* _Available records_:

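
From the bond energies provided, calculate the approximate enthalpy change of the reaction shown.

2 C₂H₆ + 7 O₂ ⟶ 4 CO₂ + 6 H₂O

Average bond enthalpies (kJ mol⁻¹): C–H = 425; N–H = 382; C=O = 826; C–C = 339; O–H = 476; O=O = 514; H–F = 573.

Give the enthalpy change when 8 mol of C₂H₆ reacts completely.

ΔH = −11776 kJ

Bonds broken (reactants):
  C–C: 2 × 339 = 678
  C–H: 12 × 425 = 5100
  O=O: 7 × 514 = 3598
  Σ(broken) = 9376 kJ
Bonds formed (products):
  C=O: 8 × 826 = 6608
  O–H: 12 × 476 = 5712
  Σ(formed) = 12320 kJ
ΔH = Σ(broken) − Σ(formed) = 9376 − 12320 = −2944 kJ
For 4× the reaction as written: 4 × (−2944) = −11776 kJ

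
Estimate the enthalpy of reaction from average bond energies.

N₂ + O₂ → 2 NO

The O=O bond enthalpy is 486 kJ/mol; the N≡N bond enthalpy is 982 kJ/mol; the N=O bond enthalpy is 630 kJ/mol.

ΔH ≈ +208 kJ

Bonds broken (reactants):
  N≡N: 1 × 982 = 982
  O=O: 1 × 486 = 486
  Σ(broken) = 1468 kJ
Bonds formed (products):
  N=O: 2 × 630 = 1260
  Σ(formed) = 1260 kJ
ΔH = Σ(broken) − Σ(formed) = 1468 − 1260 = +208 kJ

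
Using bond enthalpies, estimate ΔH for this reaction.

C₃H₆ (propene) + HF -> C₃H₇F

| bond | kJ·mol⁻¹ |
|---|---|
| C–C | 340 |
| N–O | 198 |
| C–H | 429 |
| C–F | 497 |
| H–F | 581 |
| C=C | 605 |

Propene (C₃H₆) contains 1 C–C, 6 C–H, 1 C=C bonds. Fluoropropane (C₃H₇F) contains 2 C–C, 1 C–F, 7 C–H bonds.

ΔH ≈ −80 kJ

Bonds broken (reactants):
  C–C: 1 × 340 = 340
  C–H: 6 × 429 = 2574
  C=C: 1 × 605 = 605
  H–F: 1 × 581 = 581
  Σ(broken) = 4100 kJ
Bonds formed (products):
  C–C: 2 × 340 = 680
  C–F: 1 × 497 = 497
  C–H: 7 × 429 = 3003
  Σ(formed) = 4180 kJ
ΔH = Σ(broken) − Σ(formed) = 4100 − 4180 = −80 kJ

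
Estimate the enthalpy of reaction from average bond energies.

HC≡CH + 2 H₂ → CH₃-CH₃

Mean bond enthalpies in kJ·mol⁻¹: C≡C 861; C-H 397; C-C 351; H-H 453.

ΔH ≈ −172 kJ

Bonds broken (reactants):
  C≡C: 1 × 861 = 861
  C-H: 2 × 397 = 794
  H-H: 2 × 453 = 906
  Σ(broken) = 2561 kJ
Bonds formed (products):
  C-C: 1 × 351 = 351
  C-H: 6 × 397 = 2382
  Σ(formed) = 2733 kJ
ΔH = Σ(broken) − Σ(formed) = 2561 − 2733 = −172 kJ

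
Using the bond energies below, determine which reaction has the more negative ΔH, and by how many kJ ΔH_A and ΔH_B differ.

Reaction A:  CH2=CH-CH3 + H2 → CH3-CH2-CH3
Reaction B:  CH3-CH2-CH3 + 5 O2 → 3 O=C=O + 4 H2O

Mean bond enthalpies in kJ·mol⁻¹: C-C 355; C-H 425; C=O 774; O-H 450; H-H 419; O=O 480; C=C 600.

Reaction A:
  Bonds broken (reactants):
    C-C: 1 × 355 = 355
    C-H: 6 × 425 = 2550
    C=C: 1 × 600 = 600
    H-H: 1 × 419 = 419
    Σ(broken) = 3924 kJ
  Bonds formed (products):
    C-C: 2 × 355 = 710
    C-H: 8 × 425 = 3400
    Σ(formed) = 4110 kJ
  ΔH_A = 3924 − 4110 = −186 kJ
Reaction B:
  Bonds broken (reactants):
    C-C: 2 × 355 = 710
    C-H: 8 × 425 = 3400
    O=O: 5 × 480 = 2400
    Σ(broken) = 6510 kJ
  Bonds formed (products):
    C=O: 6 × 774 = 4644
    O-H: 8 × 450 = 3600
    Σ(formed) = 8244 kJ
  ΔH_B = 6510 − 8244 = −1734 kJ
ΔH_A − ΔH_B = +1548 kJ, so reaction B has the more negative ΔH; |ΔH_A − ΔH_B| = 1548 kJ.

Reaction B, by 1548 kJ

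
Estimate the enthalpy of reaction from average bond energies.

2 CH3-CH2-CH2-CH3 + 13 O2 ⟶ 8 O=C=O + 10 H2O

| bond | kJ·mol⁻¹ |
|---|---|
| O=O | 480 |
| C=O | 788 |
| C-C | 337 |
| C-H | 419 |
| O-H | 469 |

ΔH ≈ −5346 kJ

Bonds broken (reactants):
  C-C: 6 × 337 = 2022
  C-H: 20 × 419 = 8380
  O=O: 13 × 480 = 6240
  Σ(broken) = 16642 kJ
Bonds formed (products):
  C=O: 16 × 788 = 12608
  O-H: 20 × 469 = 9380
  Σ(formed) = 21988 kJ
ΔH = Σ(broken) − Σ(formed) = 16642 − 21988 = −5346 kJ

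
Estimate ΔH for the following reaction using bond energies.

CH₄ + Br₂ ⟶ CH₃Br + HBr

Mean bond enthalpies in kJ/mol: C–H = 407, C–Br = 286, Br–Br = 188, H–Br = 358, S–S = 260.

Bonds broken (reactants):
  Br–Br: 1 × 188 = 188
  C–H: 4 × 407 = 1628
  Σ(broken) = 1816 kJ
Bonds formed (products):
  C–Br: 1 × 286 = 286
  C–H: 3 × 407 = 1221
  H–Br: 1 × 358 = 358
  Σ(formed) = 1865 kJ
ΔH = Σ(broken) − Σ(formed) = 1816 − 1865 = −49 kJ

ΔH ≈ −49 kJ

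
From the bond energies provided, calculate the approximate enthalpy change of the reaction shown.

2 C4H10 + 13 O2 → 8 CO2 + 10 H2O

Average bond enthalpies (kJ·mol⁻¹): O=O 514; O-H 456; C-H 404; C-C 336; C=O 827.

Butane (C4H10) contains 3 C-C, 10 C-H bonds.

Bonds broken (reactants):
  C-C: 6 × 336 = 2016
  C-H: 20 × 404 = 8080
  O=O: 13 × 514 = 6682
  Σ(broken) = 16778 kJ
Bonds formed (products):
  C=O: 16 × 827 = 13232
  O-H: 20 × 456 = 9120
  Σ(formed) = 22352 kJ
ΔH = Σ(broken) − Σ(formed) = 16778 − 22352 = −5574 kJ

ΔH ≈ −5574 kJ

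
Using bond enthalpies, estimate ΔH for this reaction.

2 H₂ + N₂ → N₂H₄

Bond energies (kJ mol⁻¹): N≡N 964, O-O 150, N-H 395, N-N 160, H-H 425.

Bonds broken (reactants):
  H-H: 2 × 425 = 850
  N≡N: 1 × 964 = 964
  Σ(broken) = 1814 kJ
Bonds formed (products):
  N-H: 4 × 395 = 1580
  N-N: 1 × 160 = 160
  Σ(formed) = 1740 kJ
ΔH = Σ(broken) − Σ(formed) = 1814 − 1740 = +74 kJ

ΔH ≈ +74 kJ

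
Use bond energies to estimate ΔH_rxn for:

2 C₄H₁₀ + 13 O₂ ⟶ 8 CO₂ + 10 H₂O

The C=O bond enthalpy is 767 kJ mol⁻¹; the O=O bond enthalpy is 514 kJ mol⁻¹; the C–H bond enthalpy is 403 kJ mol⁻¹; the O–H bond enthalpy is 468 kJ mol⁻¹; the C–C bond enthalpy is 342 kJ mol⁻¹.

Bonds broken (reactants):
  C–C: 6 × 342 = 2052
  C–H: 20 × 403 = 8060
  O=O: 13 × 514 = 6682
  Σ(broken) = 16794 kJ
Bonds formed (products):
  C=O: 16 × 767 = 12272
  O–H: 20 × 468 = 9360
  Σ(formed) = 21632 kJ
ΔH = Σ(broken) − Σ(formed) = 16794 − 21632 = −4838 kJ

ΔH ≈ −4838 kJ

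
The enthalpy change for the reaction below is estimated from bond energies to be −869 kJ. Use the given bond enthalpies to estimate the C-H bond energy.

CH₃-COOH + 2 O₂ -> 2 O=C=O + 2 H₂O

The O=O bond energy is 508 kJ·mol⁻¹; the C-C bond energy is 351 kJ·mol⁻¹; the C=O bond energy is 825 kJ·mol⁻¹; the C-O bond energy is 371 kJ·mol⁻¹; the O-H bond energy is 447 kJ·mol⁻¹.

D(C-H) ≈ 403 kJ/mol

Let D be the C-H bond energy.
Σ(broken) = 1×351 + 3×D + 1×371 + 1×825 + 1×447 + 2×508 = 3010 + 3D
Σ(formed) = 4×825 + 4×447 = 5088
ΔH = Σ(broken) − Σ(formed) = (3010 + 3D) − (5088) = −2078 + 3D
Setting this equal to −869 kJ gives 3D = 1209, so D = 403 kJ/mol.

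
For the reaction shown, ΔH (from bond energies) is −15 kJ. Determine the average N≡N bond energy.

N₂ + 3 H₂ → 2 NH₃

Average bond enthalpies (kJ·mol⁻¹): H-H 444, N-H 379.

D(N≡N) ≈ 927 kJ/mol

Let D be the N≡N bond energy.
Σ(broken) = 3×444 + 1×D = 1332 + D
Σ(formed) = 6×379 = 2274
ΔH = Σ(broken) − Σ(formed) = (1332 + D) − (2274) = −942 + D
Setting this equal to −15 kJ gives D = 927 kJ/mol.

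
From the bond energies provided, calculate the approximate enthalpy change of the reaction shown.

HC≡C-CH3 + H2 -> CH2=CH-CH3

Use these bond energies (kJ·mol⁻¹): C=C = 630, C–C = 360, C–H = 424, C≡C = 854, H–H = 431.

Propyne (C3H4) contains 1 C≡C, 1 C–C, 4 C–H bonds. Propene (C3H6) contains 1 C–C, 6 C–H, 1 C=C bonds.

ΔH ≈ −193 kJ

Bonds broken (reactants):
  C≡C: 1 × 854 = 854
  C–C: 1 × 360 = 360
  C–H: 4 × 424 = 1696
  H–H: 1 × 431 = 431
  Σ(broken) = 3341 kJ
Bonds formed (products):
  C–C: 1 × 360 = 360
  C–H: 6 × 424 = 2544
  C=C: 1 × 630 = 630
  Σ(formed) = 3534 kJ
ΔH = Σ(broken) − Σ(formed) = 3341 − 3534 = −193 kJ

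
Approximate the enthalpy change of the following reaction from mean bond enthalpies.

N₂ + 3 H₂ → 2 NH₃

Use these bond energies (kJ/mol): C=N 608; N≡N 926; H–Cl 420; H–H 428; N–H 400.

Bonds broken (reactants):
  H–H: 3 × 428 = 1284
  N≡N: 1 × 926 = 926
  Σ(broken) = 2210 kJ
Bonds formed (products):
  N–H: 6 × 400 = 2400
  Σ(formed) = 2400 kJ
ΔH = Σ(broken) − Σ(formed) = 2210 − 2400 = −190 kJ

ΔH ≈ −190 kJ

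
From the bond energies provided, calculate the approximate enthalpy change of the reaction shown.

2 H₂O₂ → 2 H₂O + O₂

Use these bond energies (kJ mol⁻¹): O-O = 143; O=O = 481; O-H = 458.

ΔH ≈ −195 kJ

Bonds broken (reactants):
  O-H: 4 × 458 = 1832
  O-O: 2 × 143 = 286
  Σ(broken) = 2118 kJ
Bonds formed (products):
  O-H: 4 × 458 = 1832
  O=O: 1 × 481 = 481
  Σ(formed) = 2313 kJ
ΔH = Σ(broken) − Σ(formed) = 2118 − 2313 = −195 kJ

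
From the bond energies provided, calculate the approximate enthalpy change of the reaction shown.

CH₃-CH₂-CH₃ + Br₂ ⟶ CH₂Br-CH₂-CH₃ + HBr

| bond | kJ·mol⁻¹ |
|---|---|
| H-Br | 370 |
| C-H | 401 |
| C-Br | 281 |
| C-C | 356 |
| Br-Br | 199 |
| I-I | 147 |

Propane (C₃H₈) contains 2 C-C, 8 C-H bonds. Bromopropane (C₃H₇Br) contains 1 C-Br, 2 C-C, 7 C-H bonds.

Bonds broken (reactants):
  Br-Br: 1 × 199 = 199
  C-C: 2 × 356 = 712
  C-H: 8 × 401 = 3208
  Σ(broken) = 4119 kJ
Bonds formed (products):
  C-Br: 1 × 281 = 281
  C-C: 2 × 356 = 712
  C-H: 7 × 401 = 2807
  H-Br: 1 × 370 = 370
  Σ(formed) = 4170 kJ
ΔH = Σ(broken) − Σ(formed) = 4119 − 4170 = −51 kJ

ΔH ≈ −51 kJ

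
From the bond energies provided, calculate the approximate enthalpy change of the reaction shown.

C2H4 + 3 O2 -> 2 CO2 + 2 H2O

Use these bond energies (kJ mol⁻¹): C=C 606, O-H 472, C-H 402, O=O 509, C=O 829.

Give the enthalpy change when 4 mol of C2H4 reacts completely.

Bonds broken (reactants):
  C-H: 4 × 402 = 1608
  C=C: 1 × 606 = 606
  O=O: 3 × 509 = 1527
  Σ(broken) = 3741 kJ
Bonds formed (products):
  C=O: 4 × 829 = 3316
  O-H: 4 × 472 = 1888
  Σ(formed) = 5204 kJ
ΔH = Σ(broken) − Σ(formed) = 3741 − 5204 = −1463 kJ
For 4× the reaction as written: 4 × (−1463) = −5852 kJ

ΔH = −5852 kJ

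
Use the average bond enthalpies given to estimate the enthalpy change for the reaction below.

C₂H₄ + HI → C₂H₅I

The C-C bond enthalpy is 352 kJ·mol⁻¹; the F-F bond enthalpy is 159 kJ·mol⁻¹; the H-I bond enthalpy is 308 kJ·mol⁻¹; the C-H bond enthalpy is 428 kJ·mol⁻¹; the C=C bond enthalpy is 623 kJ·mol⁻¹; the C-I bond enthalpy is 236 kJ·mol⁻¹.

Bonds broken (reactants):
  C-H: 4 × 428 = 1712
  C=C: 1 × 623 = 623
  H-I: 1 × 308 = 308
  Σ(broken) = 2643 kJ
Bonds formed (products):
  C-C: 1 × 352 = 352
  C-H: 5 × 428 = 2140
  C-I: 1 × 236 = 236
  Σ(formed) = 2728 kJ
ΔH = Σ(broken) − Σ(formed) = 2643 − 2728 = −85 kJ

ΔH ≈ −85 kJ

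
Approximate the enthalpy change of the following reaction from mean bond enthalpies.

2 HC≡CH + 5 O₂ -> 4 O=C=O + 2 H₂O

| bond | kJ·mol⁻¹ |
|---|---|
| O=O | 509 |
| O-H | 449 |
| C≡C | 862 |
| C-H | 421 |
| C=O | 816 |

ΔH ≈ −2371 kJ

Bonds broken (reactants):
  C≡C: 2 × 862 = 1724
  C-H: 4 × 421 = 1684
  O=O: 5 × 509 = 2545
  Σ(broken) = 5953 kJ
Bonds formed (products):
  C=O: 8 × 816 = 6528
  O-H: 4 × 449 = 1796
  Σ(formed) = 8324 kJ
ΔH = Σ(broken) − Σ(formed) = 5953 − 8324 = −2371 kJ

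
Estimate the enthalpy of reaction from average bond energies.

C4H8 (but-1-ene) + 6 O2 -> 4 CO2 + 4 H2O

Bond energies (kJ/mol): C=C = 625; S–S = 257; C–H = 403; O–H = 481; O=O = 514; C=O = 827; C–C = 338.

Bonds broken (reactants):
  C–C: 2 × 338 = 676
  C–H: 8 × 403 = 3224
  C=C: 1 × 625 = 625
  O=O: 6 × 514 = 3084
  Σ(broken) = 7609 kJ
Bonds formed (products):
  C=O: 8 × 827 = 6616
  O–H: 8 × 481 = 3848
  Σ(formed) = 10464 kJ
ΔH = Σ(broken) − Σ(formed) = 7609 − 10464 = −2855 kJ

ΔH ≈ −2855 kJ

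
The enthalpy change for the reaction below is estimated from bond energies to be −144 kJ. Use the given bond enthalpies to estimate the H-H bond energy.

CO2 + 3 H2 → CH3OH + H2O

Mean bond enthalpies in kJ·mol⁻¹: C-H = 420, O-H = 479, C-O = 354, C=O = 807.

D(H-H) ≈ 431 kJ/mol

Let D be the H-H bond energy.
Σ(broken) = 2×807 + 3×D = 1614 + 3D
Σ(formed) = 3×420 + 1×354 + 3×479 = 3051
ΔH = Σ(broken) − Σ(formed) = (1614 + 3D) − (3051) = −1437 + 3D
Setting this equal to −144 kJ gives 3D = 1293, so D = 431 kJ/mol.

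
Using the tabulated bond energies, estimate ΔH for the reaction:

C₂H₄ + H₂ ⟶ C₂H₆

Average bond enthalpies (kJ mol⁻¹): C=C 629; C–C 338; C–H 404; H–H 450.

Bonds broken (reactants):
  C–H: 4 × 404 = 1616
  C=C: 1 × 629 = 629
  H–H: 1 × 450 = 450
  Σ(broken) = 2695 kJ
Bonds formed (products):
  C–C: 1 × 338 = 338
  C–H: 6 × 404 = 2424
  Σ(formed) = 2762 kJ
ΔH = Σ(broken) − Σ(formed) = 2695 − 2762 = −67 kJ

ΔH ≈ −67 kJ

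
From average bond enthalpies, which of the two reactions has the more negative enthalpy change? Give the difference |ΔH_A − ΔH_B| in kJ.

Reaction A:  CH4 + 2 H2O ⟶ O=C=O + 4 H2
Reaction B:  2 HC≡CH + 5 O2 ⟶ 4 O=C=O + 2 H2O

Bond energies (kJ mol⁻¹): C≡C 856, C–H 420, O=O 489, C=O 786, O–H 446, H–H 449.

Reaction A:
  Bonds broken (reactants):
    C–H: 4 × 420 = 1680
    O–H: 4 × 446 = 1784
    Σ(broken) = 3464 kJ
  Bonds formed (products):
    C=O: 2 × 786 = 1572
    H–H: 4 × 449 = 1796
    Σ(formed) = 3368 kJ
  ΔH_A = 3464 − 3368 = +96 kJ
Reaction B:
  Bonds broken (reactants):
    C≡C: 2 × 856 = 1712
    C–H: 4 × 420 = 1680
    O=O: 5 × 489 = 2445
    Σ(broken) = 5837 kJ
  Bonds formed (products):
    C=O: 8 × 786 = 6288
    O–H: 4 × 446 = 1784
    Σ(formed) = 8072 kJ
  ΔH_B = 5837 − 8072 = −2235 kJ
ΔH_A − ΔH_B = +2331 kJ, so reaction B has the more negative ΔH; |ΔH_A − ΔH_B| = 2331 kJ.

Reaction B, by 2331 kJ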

* _What needs to be done_: Copy the lines from the start of the data verbatim, stopping after the line containing "N₂ + O₂ → 2 NO".

* _Exercise answer_:
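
From the bond energies provided, calculate the approximate enthalpy change of the reaction shown.

2 C₂H₆ + 7 O₂ ⟶ 4 CO₂ + 6 H₂O

Average bond enthalpies (kJ mol⁻¹): C–H = 425; N–H = 382; C=O = 826; C–C = 339; O–H = 476; O=O = 514; H–F = 573.

Give the enthalpy change when 8 mol of C₂H₆ reacts completely.

ΔH = −11776 kJ

Bonds broken (reactants):
  C–C: 2 × 339 = 678
  C–H: 12 × 425 = 5100
  O=O: 7 × 514 = 3598
  Σ(broken) = 9376 kJ
Bonds formed (products):
  C=O: 8 × 826 = 6608
  O–H: 12 × 476 = 5712
  Σ(formed) = 12320 kJ
ΔH = Σ(broken) − Σ(formed) = 9376 − 12320 = −2944 kJ
For 4× the reaction as written: 4 × (−2944) = −11776 kJ

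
Estimate the enthalpy of reaction from average bond energies.

N₂ + O₂ → 2 NO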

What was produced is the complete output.